Word for word, please restate the lines from the beginning of the data through the line in which "hydraulic head=116.9 m" appears.

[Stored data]
═══

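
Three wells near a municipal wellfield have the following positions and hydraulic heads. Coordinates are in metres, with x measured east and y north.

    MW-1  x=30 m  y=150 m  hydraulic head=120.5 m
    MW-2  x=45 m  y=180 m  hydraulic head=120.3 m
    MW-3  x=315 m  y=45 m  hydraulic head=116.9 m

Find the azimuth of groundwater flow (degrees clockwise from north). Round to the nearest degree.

Three-point gradient (reference MW-1): Δ to MW-2 = (15, 30, -0.2), Δ to MW-3 = (285, -105, -3.6).
∂h/∂x = -0.01274, ∂h/∂y = -0.0002963 (det = -10125).
Flow direction (−∇h) has components (+0.01274 E, +0.0002963 N).
Azimuth = atan2(E, N) = atan2(+0.01274, +0.0002963) = 88.7° ≈ 089°.

089°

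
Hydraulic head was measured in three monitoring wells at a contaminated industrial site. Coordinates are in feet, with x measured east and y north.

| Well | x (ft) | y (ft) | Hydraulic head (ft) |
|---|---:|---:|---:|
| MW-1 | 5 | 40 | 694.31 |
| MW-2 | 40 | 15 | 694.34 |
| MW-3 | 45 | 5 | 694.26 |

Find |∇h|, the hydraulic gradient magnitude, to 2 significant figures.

0.017

Taking MW-1 as reference: MW-2−MW-1 = (35, -25, +0.03); MW-3−MW-1 = (40, -35, -0.05).
Determinant of the coordinate differences = 35·(-35) − 40·(-25) = -225.
∂h/∂x = [(+0.03)·(-35) − (-0.05)·(-25)] / -225 = +0.01022
∂h/∂y = [35·(-0.05) − 40·(+0.03)] / -225 = +0.01311
|∇h| = √(0.01022² + 0.01311²) = 0.01662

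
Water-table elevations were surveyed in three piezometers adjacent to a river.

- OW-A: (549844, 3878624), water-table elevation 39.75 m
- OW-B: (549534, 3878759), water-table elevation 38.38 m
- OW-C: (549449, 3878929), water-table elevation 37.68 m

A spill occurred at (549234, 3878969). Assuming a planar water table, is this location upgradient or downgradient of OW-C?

Taking OW-A as reference: OW-B−OW-A = (-310, 135, -1.37); OW-C−OW-A = (-395, 305, -2.07).
Determinant of the coordinate differences = (-310)·305 − (-395)·135 = -41225.
∂h/∂x = [(-1.37)·305 − (-2.07)·135] / -41225 = +0.003357
∂h/∂y = [(-310)·(-2.07) − (-395)·(-1.37)] / -41225 = -0.002439
Head at (549234, 3878969) = 39.75 + (+0.003357)·(-610) + (-0.002439)·(345) = 36.86 m.
That is lower than the 37.68 m at OW-C, so the point is downgradient.

downgradient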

═══

- Solution -
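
Three wells near a municipal wellfield have the following positions and hydraulic heads. Coordinates are in metres, with x measured east and y north.

    MW-1  x=30 m  y=150 m  hydraulic head=120.5 m
    MW-2  x=45 m  y=180 m  hydraulic head=120.3 m
    MW-3  x=315 m  y=45 m  hydraulic head=116.9 m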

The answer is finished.